> **DIRECTIONS FOR THIS TASK**: In this exercise, return each entry exactly as given.

Records contained in a dataset:
* * *
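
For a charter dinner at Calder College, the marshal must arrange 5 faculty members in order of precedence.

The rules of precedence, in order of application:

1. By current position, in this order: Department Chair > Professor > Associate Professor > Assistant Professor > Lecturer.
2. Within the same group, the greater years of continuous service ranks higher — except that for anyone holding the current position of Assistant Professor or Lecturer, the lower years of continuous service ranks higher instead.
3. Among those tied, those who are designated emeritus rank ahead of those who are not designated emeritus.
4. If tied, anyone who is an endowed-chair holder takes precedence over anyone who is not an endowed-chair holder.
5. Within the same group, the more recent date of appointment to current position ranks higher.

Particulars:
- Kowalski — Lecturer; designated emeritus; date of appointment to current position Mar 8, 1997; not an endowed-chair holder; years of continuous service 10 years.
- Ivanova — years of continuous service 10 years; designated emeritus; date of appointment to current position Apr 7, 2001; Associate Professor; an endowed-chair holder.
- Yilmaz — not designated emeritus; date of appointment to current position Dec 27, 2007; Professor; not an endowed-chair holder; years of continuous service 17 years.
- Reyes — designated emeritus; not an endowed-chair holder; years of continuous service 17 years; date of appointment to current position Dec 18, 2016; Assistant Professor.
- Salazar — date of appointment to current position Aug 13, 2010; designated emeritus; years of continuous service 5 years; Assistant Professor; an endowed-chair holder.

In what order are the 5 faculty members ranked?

Yilmaz, Ivanova, Salazar, Reyes, Kowalski

By current position: Yilmaz (Professor); then Ivanova (Associate Professor); then Salazar and Reyes (Assistant Professor); then Kowalski (Lecturer).
Among Salazar and Reyes, by years of continuous service (lower first) (reversed rule for this group): Salazar (5 years) before Reyes (17 years).
Full order: Yilmaz, Ivanova, Salazar, Reyes, Kowalski.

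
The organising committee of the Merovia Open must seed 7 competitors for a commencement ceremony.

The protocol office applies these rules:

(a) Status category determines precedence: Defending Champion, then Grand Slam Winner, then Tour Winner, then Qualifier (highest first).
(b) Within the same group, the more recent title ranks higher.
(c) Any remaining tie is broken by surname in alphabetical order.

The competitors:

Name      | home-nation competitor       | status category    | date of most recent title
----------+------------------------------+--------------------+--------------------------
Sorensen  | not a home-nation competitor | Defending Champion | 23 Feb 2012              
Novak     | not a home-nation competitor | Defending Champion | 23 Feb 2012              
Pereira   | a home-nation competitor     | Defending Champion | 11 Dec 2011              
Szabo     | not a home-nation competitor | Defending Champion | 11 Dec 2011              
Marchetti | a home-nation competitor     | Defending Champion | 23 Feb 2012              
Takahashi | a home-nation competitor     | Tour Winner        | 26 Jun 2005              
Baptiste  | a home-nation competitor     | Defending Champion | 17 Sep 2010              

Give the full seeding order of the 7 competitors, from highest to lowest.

By status category: Marchetti, Novak, Sorensen, Pereira, Szabo and Baptiste (Defending Champion); then Takahashi (Tour Winner).
Among Marchetti, Novak, Sorensen, Pereira, Szabo and Baptiste, by date of most recent title (later first): Marchetti, Novak and Sorensen (23 Feb 2012) before Pereira and Szabo (11 Dec 2011) before Baptiste (17 Sep 2010).
Among Marchetti, Novak and Sorensen, alphabetically by surname: Marchetti before Novak before Sorensen.
Among Pereira and Szabo, alphabetically by surname: Pereira before Szabo.
Full order: Marchetti, Novak, Sorensen, Pereira, Szabo, Baptiste, Takahashi.

Marchetti, Novak, Sorensen, Pereira, Szabo, Baptiste, Takahashi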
* * *
> **SOLUTION**:
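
For a charter dinner at Calder College, the marshal must arrange 5 faculty members in order of precedence.

The rules of precedence, in order of application:

1. By current position, in this order: Department Chair > Professor > Associate Professor > Assistant Professor > Lecturer.
2. Within the same group, the greater years of continuous service ranks higher — except that for anyone holding the current position of Assistant Professor or Lecturer, the lower years of continuous service ranks higher instead.
3. Among those tied, those who are designated emeritus rank ahead of those who are not designated emeritus.
4. If tied, anyone who is an endowed-chair holder takes precedence over anyone who is not an endowed-chair holder.
5. Within the same group, the more recent date of appointment to current position ranks higher.

Particulars:
- Kowalski — Lecturer; designated emeritus; date of appointment to current position Mar 8, 1997; not an endowed-chair holder; years of continuous service 10 years.
- Ivanova — years of continuous service 10 years; designated emeritus; date of appointment to current position Apr 7, 2001; Associate Professor; an endowed-chair holder.
- Yilmaz — not designated emeritus; date of appointment to current position Dec 27, 2007; Professor; not an endowed-chair holder; years of continuous service 17 years.
- Reyes — designated emeritus; not an endowed-chair holder; years of continuous service 17 years; date of appointment to current position Dec 18, 2016; Assistant Professor.
- Salazar — date of appointment to current position Aug 13, 2010; designated emeritus; years of continuous service 5 years; Assistant Professor; an endowed-chair holder.

In what order are the 5 faculty members ranked?

Yilmaz, Ivanova, Salazar, Reyes, Kowalski

By current position: Yilmaz (Professor); then Ivanova (Associate Professor); then Salazar and Reyes (Assistant Professor); then Kowalski (Lecturer).
Among Salazar and Reyes, by years of continuous service (lower first) (reversed rule for this group): Salazar (5 years) before Reyes (17 years).
Full order: Yilmaz, Ivanova, Salazar, Reyes, Kowalski.

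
The organising committee of the Merovia Open must seed 7 competitors for a commencement ceremony.

The protocol office applies these rules:

(a) Status category determines precedence: Defending Champion, then Grand Slam Winner, then Tour Winner, then Qualifier (highest first).
(b) Within the same group, the more recent title ranks higher.
(c) Any remaining tie is broken by surname in alphabetical order.

The competitors:

Name      | home-nation competitor       | status category    | date of most recent title
----------+------------------------------+--------------------+--------------------------
Sorensen  | not a home-nation competitor | Defending Champion | 23 Feb 2012              
Novak     | not a home-nation competitor | Defending Champion | 23 Feb 2012              
Pereira   | a home-nation competitor     | Defending Champion | 11 Dec 2011              
Szabo     | not a home-nation competitor | Defending Champion | 11 Dec 2011              
Marchetti | a home-nation competitor     | Defending Champion | 23 Feb 2012              
Takahashi | a home-nation competitor     | Tour Winner        | 26 Jun 2005              
Baptiste  | a home-nation competitor     | Defending Champion | 17 Sep 2010              

Give the full seeding order of the 7 competitors, from highest to lowest.

By status category: Marchetti, Novak, Sorensen, Pereira, Szabo and Baptiste (Defending Champion); then Takahashi (Tour Winner).
Among Marchetti, Novak, Sorensen, Pereira, Szabo and Baptiste, by date of most recent title (later first): Marchetti, Novak and Sorensen (23 Feb 2012) before Pereira and Szabo (11 Dec 2011) before Baptiste (17 Sep 2010).
Among Marchetti, Novak and Sorensen, alphabetically by surname: Marchetti before Novak before Sorensen.
Among Pereira and Szabo, alphabetically by surname: Pereira before Szabo.
Full order: Marchetti, Novak, Sorensen, Pereira, Szabo, Baptiste, Takahashi.

Marchetti, Novak, Sorensen, Pereira, Szabo, Baptiste, Takahashi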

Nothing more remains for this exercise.